Segment Open

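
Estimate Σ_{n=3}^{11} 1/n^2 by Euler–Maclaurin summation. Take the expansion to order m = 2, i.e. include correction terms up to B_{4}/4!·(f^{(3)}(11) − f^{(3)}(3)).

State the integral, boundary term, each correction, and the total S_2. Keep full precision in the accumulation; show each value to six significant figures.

∫_3^11 1/x^2 dx evaluates to 0.242424.
½[f(3) + f(11)] = ½[0.111111 + 0.00826446] = 0.0596878.
So far: 0.302112.
Correction k=1: B_{2}/2! · (f^{(1)}(11) − f^{(1)}(3)) = 1/12 · (-0.00150263 − (-0.0740741)) = 0.00604762.
Partial sum through k=1: 0.308160.
Correction k=2: B_{4}/4! · (f^{(3)}(11) − f^{(3)}(3)) = −1/720 · (-0.000149021 − (-0.0987654)) = -0.000136967.

S_2 ≈ 0.308023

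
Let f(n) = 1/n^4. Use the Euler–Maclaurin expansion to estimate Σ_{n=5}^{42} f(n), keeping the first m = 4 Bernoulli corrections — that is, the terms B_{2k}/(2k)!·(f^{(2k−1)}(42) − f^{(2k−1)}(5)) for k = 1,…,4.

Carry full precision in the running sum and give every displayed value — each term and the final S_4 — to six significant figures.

S_4 ≈ 0.00356696

Integral: ∫_5^42 1/x^4 dx = 0.00266217.
½[f(5) + f(42)] = ½[0.00160000 + 3.21368e-07] = 0.000800161.
Running total after boundary: 0.00346233.
Correction k=1: B_{2}/2! · (f^{(1)}(42) − f^{(1)}(5)) = 1/12 · (-3.06065e-08 − (-0.00128000)) = 0.000106664.
Partial sum through k=1: 0.00356899.
Correction k=2: B_{4}/4! · (f^{(3)}(42) − f^{(3)}(5)) = −1/720 · (-5.20519e-10 − (-0.00153600)) = -2.13333e-06.
Partial sum through k=2: 0.00356686.
Correction k=3: B_{6}/6! · (f^{(5)}(42) − f^{(5)}(5)) = 1/30240 · (-1.65244e-11 − (-0.00344064)) = 1.13778e-07.
Partial sum through k=3: 0.00356697.
Correction k=4: B_{8}/8! · (f^{(7)}(42) − f^{(7)}(5)) = −1/1209600 · (-8.43082e-13 − (-0.0123863)) = -1.02400e-08.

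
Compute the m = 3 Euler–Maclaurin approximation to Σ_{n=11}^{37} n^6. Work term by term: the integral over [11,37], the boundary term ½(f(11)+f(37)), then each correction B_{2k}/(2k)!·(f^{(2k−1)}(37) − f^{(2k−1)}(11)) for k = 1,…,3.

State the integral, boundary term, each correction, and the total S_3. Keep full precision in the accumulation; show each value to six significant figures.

S_3 ≈ 1.48772e+10

∫_11^37 x^6 dx evaluates to 1.35589e+10.
½[f(11) + f(37)] = ½[1.77156e+06 + 2.56573e+09] = 1.28375e+09.
Integral + boundary = 1.48427e+10.
Order-1 term: 1/12 · (4.16064e+08 − 966306) = 3.45915e+07.
Partial sum through k=1: 1.48773e+10.
Order-2 term: −1/720 · (6.07836e+06 − 159720) = -8220.33.
Partial sum through k=2: 1.48772e+10.
Order-3 term: 1/30240 · (26640.0 − 7920.00) = 0.619048.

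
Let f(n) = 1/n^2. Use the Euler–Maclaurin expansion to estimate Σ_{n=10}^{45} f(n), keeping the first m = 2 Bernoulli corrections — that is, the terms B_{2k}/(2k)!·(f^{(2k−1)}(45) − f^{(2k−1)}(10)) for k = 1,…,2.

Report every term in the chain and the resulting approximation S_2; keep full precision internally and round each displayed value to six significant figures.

S_2 ≈ 0.0831892

∫_10^45 1/x^2 dx evaluates to 0.0777778.
½[f(10) + f(45)] = ½[0.0100000 + 0.000493827] = 0.00524691.
Running total after boundary: 0.0830247.
k=1: B_{2}/(2)! × [f^{(1)}(45) − f^{(1)}(10)] = 1/12 × (-2.19479e-05 − (-0.00200000)) = 0.000164838.
Running total after k=1: 0.0831895.
k=2: B_{4}/(4)! × [f^{(3)}(45) − f^{(3)}(10)] = −1/720 × (-1.30061e-07 − (-0.000240000)) = -3.33153e-07.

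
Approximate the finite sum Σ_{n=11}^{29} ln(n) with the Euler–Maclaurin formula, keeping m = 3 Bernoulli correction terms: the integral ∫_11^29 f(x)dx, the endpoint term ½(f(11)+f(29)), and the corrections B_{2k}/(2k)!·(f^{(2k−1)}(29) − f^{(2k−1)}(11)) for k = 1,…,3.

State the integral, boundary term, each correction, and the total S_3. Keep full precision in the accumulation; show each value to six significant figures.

Integral: ∫_11^29 ln(x) dx = 53.2747.
½[f(11) + f(29)] = ½[2.39790 + 3.36730] = 2.88260.
Running total after boundary: 56.1573.
k=1: B_{2}/(2)! × [f^{(1)}(29) − f^{(1)}(11)] = 1/12 × (0.0344828 − 0.0909091) = -0.00470219.
Running total after k=1: 56.1526.
k=2: B_{4}/(4)! × [f^{(3)}(29) − f^{(3)}(11)] = −1/720 × (8.20042e-05 − 0.00150263) = 1.97309e-06.
Running total after k=2: 56.1526.
k=3: B_{6}/(6)! × [f^{(5)}(29) − f^{(5)}(11)] = 1/30240 × (1.17010e-06 − 0.000149021) = -4.88925e-09.

S_3 ≈ 56.1526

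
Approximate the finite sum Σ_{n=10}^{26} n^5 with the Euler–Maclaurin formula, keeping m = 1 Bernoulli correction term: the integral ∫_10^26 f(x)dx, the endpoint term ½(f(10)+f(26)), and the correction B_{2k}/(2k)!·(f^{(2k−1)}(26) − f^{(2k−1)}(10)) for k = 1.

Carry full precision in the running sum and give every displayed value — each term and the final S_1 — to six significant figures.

S_1 ≈ 5.74962e+07

Integral: ∫_10^26 x^5 dx = 5.13193e+07.
½[f(10) + f(26)] = ½[100000 + 1.18814e+07] = 5.99069e+06.
Running total after boundary: 5.73100e+07.
k=1: B_{2}/(2)! × [f^{(1)}(26) − f^{(1)}(10)] = 1/12 × (2.28488e+06 − 50000.0) = 186240.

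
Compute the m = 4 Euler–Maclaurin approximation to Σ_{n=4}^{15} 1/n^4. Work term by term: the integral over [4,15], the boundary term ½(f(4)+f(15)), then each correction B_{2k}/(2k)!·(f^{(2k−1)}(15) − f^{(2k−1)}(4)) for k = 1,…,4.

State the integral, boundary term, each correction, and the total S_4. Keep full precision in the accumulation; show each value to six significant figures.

∫_4^15 1/x^4 dx evaluates to 0.00510957.
½[f(4) + f(15)] = ½[0.00390625 + 1.97531e-05] = 0.00196300.
So far: 0.00707257.
k=1: B_{2}/(2)! × [f^{(1)}(15) − f^{(1)}(4)] = 1/12 × (-5.26749e-06 − (-0.00390625)) = 0.000325082.
Running total after k=1: 0.00739765.
k=2: B_{4}/(4)! × [f^{(3)}(15) − f^{(3)}(4)] = −1/720 × (-7.02332e-07 − (-0.00732422)) = -1.01716e-05.
Running total after k=2: 0.00738748.
k=3: B_{6}/(6)! × [f^{(5)}(15) − f^{(5)}(4)] = 1/30240 × (-1.74803e-07 − (-0.0256348)) = 8.47705e-07.
Running total after k=3: 0.00738833.
k=4: B_{8}/(8)! × [f^{(7)}(15) − f^{(7)}(4)] = −1/1209600 × (-6.99210e-08 − (-0.144196)) = -1.19209e-07.

S_4 ≈ 0.00738821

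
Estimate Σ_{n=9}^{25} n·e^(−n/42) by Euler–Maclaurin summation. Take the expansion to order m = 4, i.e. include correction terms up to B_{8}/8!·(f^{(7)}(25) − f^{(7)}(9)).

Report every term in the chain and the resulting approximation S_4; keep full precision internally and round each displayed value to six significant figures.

The integral term ∫_9^25 x·e^(−x/42) dx = 177.119.
½[f(9) + f(25)] = ½[7.26406 + 13.7858] = 10.5249.
So far: 187.644.
Order-1 term: 1/12 · (0.223198 − 0.634164) = -0.0342471.
Partial sum through k=1: 187.609.
Order-2 term: −1/720 · (0.000751735 − 0.00127460) = 7.26205e-07.
Partial sum through k=2: 187.609.
Order-3 term: 1/30240 · (7.80579e-07 − 1.24133e-06) = -1.52364e-11.
Partial sum through k=3: 187.609.
Order-4 term: −1/1209600 · (6.43426e-10 − 9.97784e-10) = 2.92955e-16.

S_4 ≈ 187.609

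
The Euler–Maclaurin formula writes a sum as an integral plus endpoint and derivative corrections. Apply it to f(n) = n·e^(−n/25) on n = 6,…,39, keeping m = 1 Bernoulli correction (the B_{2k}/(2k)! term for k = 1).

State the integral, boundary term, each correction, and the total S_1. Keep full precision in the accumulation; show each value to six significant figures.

S_1 ≈ 279.817

The integral term ∫_6^39 x·e^(−x/25) dx = 273.419.
Boundary: ½(f(6) + f(39)) = ½(4.71977 + 8.19531) = 6.45754.
So far: 279.876.
Correction k=1: B_{2}/2! · (f^{(1)}(39) − f^{(1)}(6)) = 1/12 · (-0.117676 − 0.597837) = -0.0596261.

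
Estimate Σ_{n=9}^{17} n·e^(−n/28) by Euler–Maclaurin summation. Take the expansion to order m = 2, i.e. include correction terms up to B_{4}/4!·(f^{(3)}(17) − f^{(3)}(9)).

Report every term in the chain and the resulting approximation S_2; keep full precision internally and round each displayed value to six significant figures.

S_2 ≈ 72.5071

Integral: ∫_9^17 x·e^(−x/28) dx = 64.6355.
Endpoint term: (f(9) + f(17))/2 = (6.52601 + 9.26339)/2 = 7.89470.
So far: 72.5302.
Order-1 term: 1/12 · (0.214070 − 0.492041) = -0.0231642.
After k=1: 72.5071.
Order-2 term: −1/720 · (0.00166311 − 0.00247738) = 1.13092e-06.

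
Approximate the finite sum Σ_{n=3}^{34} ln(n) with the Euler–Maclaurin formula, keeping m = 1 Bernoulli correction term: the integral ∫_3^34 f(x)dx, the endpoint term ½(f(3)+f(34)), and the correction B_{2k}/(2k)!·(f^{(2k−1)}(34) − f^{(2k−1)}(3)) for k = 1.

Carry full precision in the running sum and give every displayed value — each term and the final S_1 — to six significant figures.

Integral: ∫_3^34 ln(x) dx = 85.6004.
½[f(3) + f(34)] = ½[1.09861 + 3.52636] = 2.31249.
Running total after boundary: 87.9129.
k=1: B_{2}/(2)! × [f^{(1)}(34) − f^{(1)}(3)] = 1/12 × (0.0294118 − 0.333333) = -0.0253268.

S_1 ≈ 87.8876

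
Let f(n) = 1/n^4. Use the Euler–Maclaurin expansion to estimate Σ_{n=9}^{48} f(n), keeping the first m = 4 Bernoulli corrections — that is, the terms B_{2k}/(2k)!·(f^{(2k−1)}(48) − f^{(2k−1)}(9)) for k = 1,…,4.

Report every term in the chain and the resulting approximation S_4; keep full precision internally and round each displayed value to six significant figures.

S_4 ≈ 0.000536145

∫_9^48 1/x^4 dx evaluates to 0.000454233.
½[f(9) + f(48)] = ½[0.000152416 + 1.88380e-07] = 7.63021e-05.
Integral + boundary = 0.000530535.
k=1: B_{2}/(2)! × [f^{(1)}(48) − f^{(1)}(9)] = 1/12 × (-1.56983e-08 − (-6.77404e-05)) = 5.64372e-06.
Partial sum through k=1: 0.000536179.
k=2: B_{4}/(4)! × [f^{(3)}(48) − f^{(3)}(9)] = −1/720 × (-2.04406e-10 − (-2.50890e-05)) = -3.48456e-08.
Partial sum through k=2: 0.000536144.
k=3: B_{6}/(6)! × [f^{(5)}(48) − f^{(5)}(9)] = 1/30240 × (-4.96819e-12 − (-1.73455e-05)) = 5.73594e-10.
Partial sum through k=3: 0.000536145.
k=4: B_{8}/(8)! × [f^{(7)}(48) − f^{(7)}(9)] = −1/1209600 × (-1.94070e-13 − (-1.92728e-05)) = -1.59332e-11.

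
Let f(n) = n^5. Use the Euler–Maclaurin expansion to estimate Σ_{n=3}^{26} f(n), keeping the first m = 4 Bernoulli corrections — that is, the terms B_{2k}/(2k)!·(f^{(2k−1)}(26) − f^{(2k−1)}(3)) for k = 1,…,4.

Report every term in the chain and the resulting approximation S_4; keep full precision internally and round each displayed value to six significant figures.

∫_3^26 x^5 dx evaluates to 5.14858e+07.
½[f(3) + f(26)] = ½[243.000 + 1.18814e+07] = 5.94081e+06.
So far: 5.74267e+07.
Correction k=1: B_{2}/2! · (f^{(1)}(26) − f^{(1)}(3)) = 1/12 · (2.28488e+06 − 405.000) = 190373.
Running total after k=1: 5.76170e+07.
Correction k=2: B_{4}/4! · (f^{(3)}(26) − f^{(3)}(3)) = −1/720 · (40560.0 − 540.000) = -55.5833.
Running total after k=2: 5.76170e+07.
Correction k=3: B_{6}/6! · (f^{(5)}(26) − f^{(5)}(3)) = 1/30240 · (120.000 − 120.000) = 0.00000.
Running total after k=3: 5.76170e+07.
Correction k=4: B_{8}/8! · (f^{(7)}(26) − f^{(7)}(3)) = −1/1209600 · (0.00000 − 0.00000) = 0.00000.

S_4 ≈ 5.76170e+07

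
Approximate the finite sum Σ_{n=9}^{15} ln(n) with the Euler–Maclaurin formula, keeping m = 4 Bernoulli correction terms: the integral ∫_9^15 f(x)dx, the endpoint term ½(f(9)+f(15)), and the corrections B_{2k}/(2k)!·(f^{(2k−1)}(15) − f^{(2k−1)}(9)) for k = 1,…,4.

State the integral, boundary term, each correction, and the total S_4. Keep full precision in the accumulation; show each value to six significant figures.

S_4 ≈ 17.2947

Integral: ∫_9^15 ln(x) dx = 14.8457.
Endpoint term: (f(9) + f(15))/2 = (2.19722 + 2.70805)/2 = 2.45264.
Integral + boundary = 17.2984.
Order-1 term: 1/12 · (0.0666667 − 0.111111) = -0.00370370.
Partial sum through k=1: 17.2947.
Order-2 term: −1/720 · (0.000592593 − 0.00274348) = 2.98735e-06.
Partial sum through k=2: 17.2947.
Order-3 term: 1/30240 · (3.16049e-05 − 0.000406442) = -1.23954e-08.
Partial sum through k=3: 17.2947.
Order-4 term: −1/1209600 · (4.21399e-06 − 0.000150534) = 1.20966e-10.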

Segment Closed

WHAT THE EXERCISE ASKS: Show the lines above that include "summation".

ANSWER BOX:
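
Estimate Σ_{n=3}^{11} 1/n^2 by Euler–Maclaurin summation. Take the expansion to order m = 2, i.e. include correction terms up to B_{4}/4!·(f^{(3)}(11) − f^{(3)}(3)).
Estimate Σ_{n=9}^{25} n·e^(−n/42) by Euler–Maclaurin summation. Take the expansion to order m = 4, i.e. include correction terms up to B_{8}/8!·(f^{(7)}(25) − f^{(7)}(9)).
Estimate Σ_{n=9}^{17} n·e^(−n/28) by Euler–Maclaurin summation. Take the expansion to order m = 2, i.e. include correction terms up to B_{4}/4!·(f^{(3)}(17) − f^{(3)}(9)).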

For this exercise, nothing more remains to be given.